## Aim of the task
For this exercise, write out each entry below exactly as it reads.

## Given records
=-=-=-=-=

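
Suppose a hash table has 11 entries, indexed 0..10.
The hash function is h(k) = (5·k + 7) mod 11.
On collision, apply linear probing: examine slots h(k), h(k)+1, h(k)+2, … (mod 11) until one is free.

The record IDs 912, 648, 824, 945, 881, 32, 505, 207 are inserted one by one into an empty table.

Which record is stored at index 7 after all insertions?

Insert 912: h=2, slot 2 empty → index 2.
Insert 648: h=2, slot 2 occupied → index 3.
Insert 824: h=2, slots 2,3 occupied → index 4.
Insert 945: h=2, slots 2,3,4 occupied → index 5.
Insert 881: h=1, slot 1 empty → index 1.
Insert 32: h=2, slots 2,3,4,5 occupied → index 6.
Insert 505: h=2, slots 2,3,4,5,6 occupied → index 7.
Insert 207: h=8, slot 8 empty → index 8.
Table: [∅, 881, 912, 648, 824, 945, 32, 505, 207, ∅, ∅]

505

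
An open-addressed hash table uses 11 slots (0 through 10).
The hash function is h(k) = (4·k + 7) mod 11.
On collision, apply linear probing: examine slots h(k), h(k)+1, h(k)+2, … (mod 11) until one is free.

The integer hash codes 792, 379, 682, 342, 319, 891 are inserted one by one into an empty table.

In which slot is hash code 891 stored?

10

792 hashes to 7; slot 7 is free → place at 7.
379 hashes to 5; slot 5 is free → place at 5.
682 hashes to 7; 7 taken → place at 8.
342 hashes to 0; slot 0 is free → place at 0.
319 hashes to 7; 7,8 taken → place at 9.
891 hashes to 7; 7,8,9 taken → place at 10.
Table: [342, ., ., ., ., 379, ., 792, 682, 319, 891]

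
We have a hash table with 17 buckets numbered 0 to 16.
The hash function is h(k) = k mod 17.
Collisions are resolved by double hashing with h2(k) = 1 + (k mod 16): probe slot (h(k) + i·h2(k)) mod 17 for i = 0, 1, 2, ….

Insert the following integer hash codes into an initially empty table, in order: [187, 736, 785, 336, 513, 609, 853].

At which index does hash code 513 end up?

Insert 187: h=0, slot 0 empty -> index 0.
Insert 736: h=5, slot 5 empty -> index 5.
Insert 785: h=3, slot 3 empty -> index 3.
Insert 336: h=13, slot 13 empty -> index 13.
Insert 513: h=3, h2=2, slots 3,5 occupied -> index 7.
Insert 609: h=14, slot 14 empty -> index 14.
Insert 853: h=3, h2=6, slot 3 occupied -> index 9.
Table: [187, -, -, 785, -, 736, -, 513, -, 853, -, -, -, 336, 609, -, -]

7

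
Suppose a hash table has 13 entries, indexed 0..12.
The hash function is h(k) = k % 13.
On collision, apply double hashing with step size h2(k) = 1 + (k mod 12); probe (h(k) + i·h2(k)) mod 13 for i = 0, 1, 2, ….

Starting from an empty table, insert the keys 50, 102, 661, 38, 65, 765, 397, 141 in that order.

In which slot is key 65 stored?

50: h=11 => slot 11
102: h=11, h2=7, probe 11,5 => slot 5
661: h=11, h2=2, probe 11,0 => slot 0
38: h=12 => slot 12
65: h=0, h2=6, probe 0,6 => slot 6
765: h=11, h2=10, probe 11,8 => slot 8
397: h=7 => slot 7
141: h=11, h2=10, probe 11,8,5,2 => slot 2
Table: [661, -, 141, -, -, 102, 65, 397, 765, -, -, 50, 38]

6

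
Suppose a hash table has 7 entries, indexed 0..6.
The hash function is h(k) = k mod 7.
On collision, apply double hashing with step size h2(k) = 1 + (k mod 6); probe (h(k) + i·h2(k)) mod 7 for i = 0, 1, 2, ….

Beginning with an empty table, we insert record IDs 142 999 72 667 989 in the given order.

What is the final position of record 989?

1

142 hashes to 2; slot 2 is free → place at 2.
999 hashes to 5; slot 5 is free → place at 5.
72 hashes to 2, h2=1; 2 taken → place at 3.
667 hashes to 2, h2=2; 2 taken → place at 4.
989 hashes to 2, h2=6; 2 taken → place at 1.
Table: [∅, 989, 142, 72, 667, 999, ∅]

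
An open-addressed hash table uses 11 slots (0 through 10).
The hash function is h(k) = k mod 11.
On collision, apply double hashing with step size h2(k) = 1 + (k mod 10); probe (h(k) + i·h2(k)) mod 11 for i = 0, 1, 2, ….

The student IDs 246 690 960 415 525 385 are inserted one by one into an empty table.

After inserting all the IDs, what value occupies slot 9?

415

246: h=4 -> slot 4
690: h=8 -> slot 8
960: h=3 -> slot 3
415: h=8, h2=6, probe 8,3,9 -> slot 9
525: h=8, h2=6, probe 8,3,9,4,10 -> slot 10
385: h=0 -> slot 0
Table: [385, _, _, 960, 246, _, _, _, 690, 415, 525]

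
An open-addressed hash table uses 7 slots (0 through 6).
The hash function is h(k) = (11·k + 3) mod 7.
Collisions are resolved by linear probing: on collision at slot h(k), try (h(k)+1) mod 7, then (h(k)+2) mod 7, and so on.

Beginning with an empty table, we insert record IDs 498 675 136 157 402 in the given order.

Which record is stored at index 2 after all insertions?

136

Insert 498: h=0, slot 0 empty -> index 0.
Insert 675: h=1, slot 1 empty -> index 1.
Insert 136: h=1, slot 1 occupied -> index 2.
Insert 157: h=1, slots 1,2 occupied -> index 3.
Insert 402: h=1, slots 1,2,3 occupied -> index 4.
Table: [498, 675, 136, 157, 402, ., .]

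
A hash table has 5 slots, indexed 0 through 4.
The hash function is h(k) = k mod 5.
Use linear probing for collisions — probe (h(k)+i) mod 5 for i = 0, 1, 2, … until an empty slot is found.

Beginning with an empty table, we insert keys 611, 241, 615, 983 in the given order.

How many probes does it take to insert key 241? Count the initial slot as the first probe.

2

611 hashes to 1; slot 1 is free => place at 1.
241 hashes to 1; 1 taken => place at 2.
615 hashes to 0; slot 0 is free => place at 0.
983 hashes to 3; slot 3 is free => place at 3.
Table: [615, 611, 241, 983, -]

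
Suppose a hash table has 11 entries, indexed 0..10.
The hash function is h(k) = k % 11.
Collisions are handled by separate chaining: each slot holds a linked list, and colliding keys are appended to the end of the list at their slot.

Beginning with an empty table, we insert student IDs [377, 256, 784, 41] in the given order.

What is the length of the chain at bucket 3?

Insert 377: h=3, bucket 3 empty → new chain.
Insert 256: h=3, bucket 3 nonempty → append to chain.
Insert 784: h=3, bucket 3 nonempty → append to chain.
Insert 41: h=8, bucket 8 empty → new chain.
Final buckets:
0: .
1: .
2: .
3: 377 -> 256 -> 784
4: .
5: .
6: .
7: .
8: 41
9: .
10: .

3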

=-=-=-=-=

## Result
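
Suppose a hash table has 11 entries, indexed 0..10.
The hash function is h(k) = (5·k + 7) mod 11.
On collision, apply linear probing: examine slots h(k), h(k)+1, h(k)+2, … (mod 11) until one is free.

The record IDs 912, 648, 824, 945, 881, 32, 505, 207 are inserted one by one into an empty table.

Which record is stored at index 7 after all insertions?

Insert 912: h=2, slot 2 empty → index 2.
Insert 648: h=2, slot 2 occupied → index 3.
Insert 824: h=2, slots 2,3 occupied → index 4.
Insert 945: h=2, slots 2,3,4 occupied → index 5.
Insert 881: h=1, slot 1 empty → index 1.
Insert 32: h=2, slots 2,3,4,5 occupied → index 6.
Insert 505: h=2, slots 2,3,4,5,6 occupied → index 7.
Insert 207: h=8, slot 8 empty → index 8.
Table: [∅, 881, 912, 648, 824, 945, 32, 505, 207, ∅, ∅]

505

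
An open-addressed hash table uses 11 slots (0 through 10).
The hash function is h(k) = (4·k + 7) mod 11.
On collision, apply linear probing: examine slots h(k), h(k)+1, h(k)+2, … (mod 11) until one is free.

The integer hash codes 792, 379, 682, 342, 319, 891 are inserted one by one into an empty table.

In which slot is hash code 891 stored?

10

792 hashes to 7; slot 7 is free → place at 7.
379 hashes to 5; slot 5 is free → place at 5.
682 hashes to 7; 7 taken → place at 8.
342 hashes to 0; slot 0 is free → place at 0.
319 hashes to 7; 7,8 taken → place at 9.
891 hashes to 7; 7,8,9 taken → place at 10.
Table: [342, ., ., ., ., 379, ., 792, 682, 319, 891]

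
We have a hash table with 17 buckets numbered 0 to 16.
The hash function is h(k) = k mod 17.
Collisions are resolved by double hashing with h2(k) = 1 + (k mod 16): probe slot (h(k) + i·h2(k)) mod 17 for i = 0, 1, 2, ….

Insert the following integer hash codes into an initially empty table, in order: [187, 736, 785, 336, 513, 609, 853].

At which index does hash code 513 end up?

Insert 187: h=0, slot 0 empty -> index 0.
Insert 736: h=5, slot 5 empty -> index 5.
Insert 785: h=3, slot 3 empty -> index 3.
Insert 336: h=13, slot 13 empty -> index 13.
Insert 513: h=3, h2=2, slots 3,5 occupied -> index 7.
Insert 609: h=14, slot 14 empty -> index 14.
Insert 853: h=3, h2=6, slot 3 occupied -> index 9.
Table: [187, -, -, 785, -, 736, -, 513, -, 853, -, -, -, 336, 609, -, -]

7

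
Suppose a hash table has 13 entries, indexed 0..12.
The hash function is h(k) = k % 13.
On collision, apply double hashing with step size h2(k) = 1 + (k mod 12); probe (h(k) + i·h2(k)) mod 13 for i = 0, 1, 2, ….

Starting from an empty table, insert the keys 50, 102, 661, 38, 65, 765, 397, 141 in that order.

In which slot is key 65 stored?

50: h=11 => slot 11
102: h=11, h2=7, probe 11,5 => slot 5
661: h=11, h2=2, probe 11,0 => slot 0
38: h=12 => slot 12
65: h=0, h2=6, probe 0,6 => slot 6
765: h=11, h2=10, probe 11,8 => slot 8
397: h=7 => slot 7
141: h=11, h2=10, probe 11,8,5,2 => slot 2
Table: [661, -, 141, -, -, 102, 65, 397, 765, -, -, 50, 38]

6

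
Suppose a hash table has 7 entries, indexed 0..6.
The hash function is h(k) = k mod 7.
On collision, apply double hashing with step size h2(k) = 1 + (k mod 6); probe (h(k) + i·h2(k)) mod 7 for i = 0, 1, 2, ….

Beginning with an empty table, we insert record IDs 142 999 72 667 989 in the given order.

What is the final position of record 989?

1

142 hashes to 2; slot 2 is free → place at 2.
999 hashes to 5; slot 5 is free → place at 5.
72 hashes to 2, h2=1; 2 taken → place at 3.
667 hashes to 2, h2=2; 2 taken → place at 4.
989 hashes to 2, h2=6; 2 taken → place at 1.
Table: [∅, 989, 142, 72, 667, 999, ∅]

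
An open-addressed hash table uses 11 slots (0 through 10).
The hash function is h(k) = k mod 11.
On collision, apply double hashing with step size h2(k) = 1 + (k mod 10); probe (h(k) + i·h2(k)) mod 11 for i = 0, 1, 2, ….

The student IDs 246 690 960 415 525 385 are inserted one by one into an empty table.

After inserting all the IDs, what value occupies slot 9?

415

246: h=4 -> slot 4
690: h=8 -> slot 8
960: h=3 -> slot 3
415: h=8, h2=6, probe 8,3,9 -> slot 9
525: h=8, h2=6, probe 8,3,9,4,10 -> slot 10
385: h=0 -> slot 0
Table: [385, _, _, 960, 246, _, _, _, 690, 415, 525]

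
An open-addressed hash table uses 7 slots (0 through 6).
The hash function is h(k) = (11·k + 3) mod 7.
Collisions are resolved by linear probing: on collision at slot h(k), try (h(k)+1) mod 7, then (h(k)+2) mod 7, and so on.

Beginning with an empty table, we insert record IDs 498 675 136 157 402 in the given order.

Which record is stored at index 2 after all insertions?

136

Insert 498: h=0, slot 0 empty -> index 0.
Insert 675: h=1, slot 1 empty -> index 1.
Insert 136: h=1, slot 1 occupied -> index 2.
Insert 157: h=1, slots 1,2 occupied -> index 3.
Insert 402: h=1, slots 1,2,3 occupied -> index 4.
Table: [498, 675, 136, 157, 402, ., .]

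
A hash table has 5 slots, indexed 0 through 4.
The hash function is h(k) = k mod 5.
Use linear probing for collisions — probe (h(k)+i) mod 5 for i = 0, 1, 2, … until an empty slot is found.

Beginning with an empty table, we insert keys 611, 241, 615, 983 in the given order.

How many probes does it take to insert key 241? Count the initial slot as the first probe.

2

611 hashes to 1; slot 1 is free => place at 1.
241 hashes to 1; 1 taken => place at 2.
615 hashes to 0; slot 0 is free => place at 0.
983 hashes to 3; slot 3 is free => place at 3.
Table: [615, 611, 241, 983, -]

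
Suppose a hash table has 11 entries, indexed 0..10.
The hash function is h(k) = k % 11.
Collisions are handled by separate chaining: each slot holds a linked list, and colliding keys are appended to the end of the list at their slot.

Beginning with an empty table, we insert student IDs [377, 256, 784, 41] in the given order.

What is the length of the chain at bucket 3?

Insert 377: h=3, bucket 3 empty → new chain.
Insert 256: h=3, bucket 3 nonempty → append to chain.
Insert 784: h=3, bucket 3 nonempty → append to chain.
Insert 41: h=8, bucket 8 empty → new chain.
Final buckets:
0: .
1: .
2: .
3: 377 -> 256 -> 784
4: .
5: .
6: .
7: .
8: 41
9: .
10: .

3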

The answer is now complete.